** THE PROBLEM **
Each line of the records is to be copied verbatim.

** RECORDS FOR THIS EXERCISE **
§

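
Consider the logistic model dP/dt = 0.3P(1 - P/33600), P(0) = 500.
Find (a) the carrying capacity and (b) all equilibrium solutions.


Logistic ODE dP/dt = 0.3P(1 - P/33600) has equilibria where dP/dt = 0, i.e. P = 0 or P = 33600.
The coefficient (1 - P/K) = 0 when P = K, identifying K = 33600 as the carrying capacity.
(a) K = 33600; (b) equilibria P = 0 and P = 33600.


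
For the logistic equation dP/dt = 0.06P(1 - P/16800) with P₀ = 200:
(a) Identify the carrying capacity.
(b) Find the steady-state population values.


Logistic ODE dP/dt = 0.06P(1 - P/16800) has equilibria where dP/dt = 0, i.e. P = 0 or P = 16800.
The coefficient (1 - P/K) = 0 when P = K, identifying K = 16800 as the carrying capacity.
(a) K = 16800; (b) equilibria P = 0 and P = 16800.


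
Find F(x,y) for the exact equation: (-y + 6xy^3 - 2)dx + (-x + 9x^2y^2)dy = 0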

§

** SOLVED EXERCISE **
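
Consider the logistic model dP/dt = 0.3P(1 - P/33600), P(0) = 500.
Find (a) the carrying capacity and (b) all equilibrium solutions.


Logistic ODE dP/dt = 0.3P(1 - P/33600) has equilibria where dP/dt = 0, i.e. P = 0 or P = 33600.
The coefficient (1 - P/K) = 0 when P = K, identifying K = 33600 as the carrying capacity.
(a) K = 33600; (b) equilibria P = 0 and P = 33600.


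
For the logistic equation dP/dt = 0.06P(1 - P/16800) with P₀ = 200:
(a) Identify the carrying capacity.
(b) Find the steady-state population values.


Logistic ODE dP/dt = 0.06P(1 - P/16800) has equilibria where dP/dt = 0, i.e. P = 0 or P = 16800.
The coefficient (1 - P/K) = 0 when P = K, identifying K = 16800 as the carrying capacity.
(a) K = 16800; (b) equilibria P = 0 and P = 16800.


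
Find F(x,y) for the exact equation: (-y + 6xy^3 - 2)dx + (-x + 9x^2y^2)dy = 0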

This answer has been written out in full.